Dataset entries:

BEGIN

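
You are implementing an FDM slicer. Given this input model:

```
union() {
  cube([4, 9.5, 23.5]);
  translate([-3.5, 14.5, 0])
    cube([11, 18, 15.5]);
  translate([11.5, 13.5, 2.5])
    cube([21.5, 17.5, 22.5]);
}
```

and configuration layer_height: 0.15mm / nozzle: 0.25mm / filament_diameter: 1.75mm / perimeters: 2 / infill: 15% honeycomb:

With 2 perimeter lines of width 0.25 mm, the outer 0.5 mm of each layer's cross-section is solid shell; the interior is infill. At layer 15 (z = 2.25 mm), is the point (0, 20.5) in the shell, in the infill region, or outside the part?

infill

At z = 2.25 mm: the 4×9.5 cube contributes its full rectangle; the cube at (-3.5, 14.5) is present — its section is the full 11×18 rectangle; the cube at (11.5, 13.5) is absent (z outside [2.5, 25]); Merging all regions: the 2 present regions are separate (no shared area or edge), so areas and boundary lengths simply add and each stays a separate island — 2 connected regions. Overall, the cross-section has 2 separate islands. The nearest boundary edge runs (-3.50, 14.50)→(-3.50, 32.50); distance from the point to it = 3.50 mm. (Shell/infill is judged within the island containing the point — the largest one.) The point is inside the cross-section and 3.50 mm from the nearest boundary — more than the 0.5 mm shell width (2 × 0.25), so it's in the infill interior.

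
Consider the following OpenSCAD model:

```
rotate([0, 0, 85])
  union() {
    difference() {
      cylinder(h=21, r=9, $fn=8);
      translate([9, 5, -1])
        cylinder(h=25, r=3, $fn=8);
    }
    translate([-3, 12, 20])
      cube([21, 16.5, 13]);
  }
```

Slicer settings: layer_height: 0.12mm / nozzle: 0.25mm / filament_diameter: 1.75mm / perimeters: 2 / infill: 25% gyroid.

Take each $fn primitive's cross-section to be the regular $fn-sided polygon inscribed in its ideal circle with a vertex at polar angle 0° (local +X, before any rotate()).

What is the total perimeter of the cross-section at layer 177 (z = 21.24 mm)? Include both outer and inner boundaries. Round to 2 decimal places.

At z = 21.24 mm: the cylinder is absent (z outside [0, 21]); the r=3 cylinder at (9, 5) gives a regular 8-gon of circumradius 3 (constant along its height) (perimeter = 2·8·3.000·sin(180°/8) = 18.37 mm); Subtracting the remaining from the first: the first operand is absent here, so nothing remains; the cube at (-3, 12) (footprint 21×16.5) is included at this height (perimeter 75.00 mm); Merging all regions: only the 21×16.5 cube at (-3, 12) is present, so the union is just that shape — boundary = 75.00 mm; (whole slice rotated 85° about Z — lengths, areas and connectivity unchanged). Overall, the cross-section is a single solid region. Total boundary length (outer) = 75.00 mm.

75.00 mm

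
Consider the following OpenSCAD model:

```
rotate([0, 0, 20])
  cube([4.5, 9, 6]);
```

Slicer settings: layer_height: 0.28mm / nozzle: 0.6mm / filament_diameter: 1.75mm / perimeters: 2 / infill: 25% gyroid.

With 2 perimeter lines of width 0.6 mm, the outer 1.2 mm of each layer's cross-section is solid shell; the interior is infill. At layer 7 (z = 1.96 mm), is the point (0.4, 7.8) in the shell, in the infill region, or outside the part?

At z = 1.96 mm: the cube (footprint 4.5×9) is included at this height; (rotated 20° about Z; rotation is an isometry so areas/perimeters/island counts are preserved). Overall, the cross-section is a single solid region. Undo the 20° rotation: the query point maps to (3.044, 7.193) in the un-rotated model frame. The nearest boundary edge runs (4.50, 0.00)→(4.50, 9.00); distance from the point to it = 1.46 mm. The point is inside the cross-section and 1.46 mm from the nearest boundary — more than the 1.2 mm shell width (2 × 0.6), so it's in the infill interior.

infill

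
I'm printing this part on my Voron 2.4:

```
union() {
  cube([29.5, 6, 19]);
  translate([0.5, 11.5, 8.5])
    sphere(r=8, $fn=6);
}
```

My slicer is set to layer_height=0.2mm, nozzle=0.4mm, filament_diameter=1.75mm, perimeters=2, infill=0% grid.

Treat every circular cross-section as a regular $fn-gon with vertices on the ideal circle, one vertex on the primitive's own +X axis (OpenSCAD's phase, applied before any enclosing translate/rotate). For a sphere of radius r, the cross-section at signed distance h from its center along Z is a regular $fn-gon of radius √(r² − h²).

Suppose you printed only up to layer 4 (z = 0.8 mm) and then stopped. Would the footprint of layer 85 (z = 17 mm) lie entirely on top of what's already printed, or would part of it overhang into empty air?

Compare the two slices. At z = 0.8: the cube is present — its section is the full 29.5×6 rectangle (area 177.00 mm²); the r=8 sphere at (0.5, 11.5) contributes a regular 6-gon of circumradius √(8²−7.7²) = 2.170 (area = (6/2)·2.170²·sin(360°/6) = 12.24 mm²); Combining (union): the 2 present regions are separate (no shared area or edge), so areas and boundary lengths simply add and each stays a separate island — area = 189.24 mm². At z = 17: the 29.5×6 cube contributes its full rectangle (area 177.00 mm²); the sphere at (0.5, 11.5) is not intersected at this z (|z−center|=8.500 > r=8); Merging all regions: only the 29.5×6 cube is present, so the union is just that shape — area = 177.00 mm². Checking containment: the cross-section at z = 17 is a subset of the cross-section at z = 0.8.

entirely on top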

END

• _Exercise details_
Reproduce the data verbatim, line for line.

• _Response to the task_
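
You are implementing an FDM slicer. Given this input model:

```
union() {
  cube([4, 9.5, 23.5]);
  translate([-3.5, 14.5, 0])
    cube([11, 18, 15.5]);
  translate([11.5, 13.5, 2.5])
    cube([21.5, 17.5, 22.5]);
}
```

and configuration layer_height: 0.15mm / nozzle: 0.25mm / filament_diameter: 1.75mm / perimeters: 2 / infill: 15% honeycomb:

With 2 perimeter lines of width 0.25 mm, the outer 0.5 mm of each layer's cross-section is solid shell; the interior is infill. At layer 15 (z = 2.25 mm), is the point (0, 20.5) in the shell, in the infill region, or outside the part?

infill

At z = 2.25 mm: the 4×9.5 cube contributes its full rectangle; the cube at (-3.5, 14.5) is present — its section is the full 11×18 rectangle; the cube at (11.5, 13.5) is absent (z outside [2.5, 25]); Merging all regions: the 2 present regions are separate (no shared area or edge), so areas and boundary lengths simply add and each stays a separate island — 2 connected regions. Overall, the cross-section has 2 separate islands. The nearest boundary edge runs (-3.50, 14.50)→(-3.50, 32.50); distance from the point to it = 3.50 mm. (Shell/infill is judged within the island containing the point — the largest one.) The point is inside the cross-section and 3.50 mm from the nearest boundary — more than the 0.5 mm shell width (2 × 0.25), so it's in the infill interior.

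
Consider the following OpenSCAD model:

```
rotate([0, 0, 85])
  union() {
    difference() {
      cylinder(h=21, r=9, $fn=8);
      translate([9, 5, -1])
        cylinder(h=25, r=3, $fn=8);
    }
    translate([-3, 12, 20])
      cube([21, 16.5, 13]);
  }
```

Slicer settings: layer_height: 0.12mm / nozzle: 0.25mm / filament_diameter: 1.75mm / perimeters: 2 / infill: 25% gyroid.

Take each $fn primitive's cross-section to be the regular $fn-sided polygon inscribed in its ideal circle with a vertex at polar angle 0° (local +X, before any rotate()).

What is the total perimeter of the cross-section at layer 177 (z = 21.24 mm)? Include both outer and inner boundaries. Round to 2 decimal places.

At z = 21.24 mm: the cylinder is absent (z outside [0, 21]); the r=3 cylinder at (9, 5) gives a regular 8-gon of circumradius 3 (constant along its height) (perimeter = 2·8·3.000·sin(180°/8) = 18.37 mm); Subtracting the remaining from the first: the first operand is absent here, so nothing remains; the cube at (-3, 12) (footprint 21×16.5) is included at this height (perimeter 75.00 mm); Merging all regions: only the 21×16.5 cube at (-3, 12) is present, so the union is just that shape — boundary = 75.00 mm; (whole slice rotated 85° about Z — lengths, areas and connectivity unchanged). Overall, the cross-section is a single solid region. Total boundary length (outer) = 75.00 mm.

75.00 mm

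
Consider the following OpenSCAD model:

```
rotate([0, 0, 20])
  cube([4.5, 9, 6]);
```

Slicer settings: layer_height: 0.28mm / nozzle: 0.6mm / filament_diameter: 1.75mm / perimeters: 2 / infill: 25% gyroid.

With 2 perimeter lines of width 0.6 mm, the outer 1.2 mm of each layer's cross-section is solid shell; the interior is infill. At layer 7 (z = 1.96 mm), is the point (0.4, 7.8) in the shell, in the infill region, or outside the part?

At z = 1.96 mm: the cube (footprint 4.5×9) is included at this height; (rotated 20° about Z; rotation is an isometry so areas/perimeters/island counts are preserved). Overall, the cross-section is a single solid region. Undo the 20° rotation: the query point maps to (3.044, 7.193) in the un-rotated model frame. The nearest boundary edge runs (4.50, 0.00)→(4.50, 9.00); distance from the point to it = 1.46 mm. The point is inside the cross-section and 1.46 mm from the nearest boundary — more than the 1.2 mm shell width (2 × 0.6), so it's in the infill interior.

infill

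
I'm printing this part on my Voron 2.4:

```
union() {
  cube([29.5, 6, 19]);
  translate([0.5, 11.5, 8.5])
    sphere(r=8, $fn=6);
}
```

My slicer is set to layer_height=0.2mm, nozzle=0.4mm, filament_diameter=1.75mm, perimeters=2, infill=0% grid.

Treat every circular cross-section as a regular $fn-gon with vertices on the ideal circle, one vertex on the primitive's own +X axis (OpenSCAD's phase, applied before any enclosing translate/rotate). For a sphere of radius r, the cross-section at signed distance h from its center along Z is a regular $fn-gon of radius √(r² − h²).

Suppose you printed only up to layer 4 (z = 0.8 mm) and then stopped. Would the footprint of layer 85 (z = 17 mm) lie entirely on top of what's already printed, or would part of it overhang into empty air?

Compare the two slices. At z = 0.8: the cube is present — its section is the full 29.5×6 rectangle (area 177.00 mm²); the r=8 sphere at (0.5, 11.5) contributes a regular 6-gon of circumradius √(8²−7.7²) = 2.170 (area = (6/2)·2.170²·sin(360°/6) = 12.24 mm²); Combining (union): the 2 present regions are separate (no shared area or edge), so areas and boundary lengths simply add and each stays a separate island — area = 189.24 mm². At z = 17: the 29.5×6 cube contributes its full rectangle (area 177.00 mm²); the sphere at (0.5, 11.5) is not intersected at this z (|z−center|=8.500 > r=8); Merging all regions: only the 29.5×6 cube is present, so the union is just that shape — area = 177.00 mm². Checking containment: the cross-section at z = 17 is a subset of the cross-section at z = 0.8.

entirely on top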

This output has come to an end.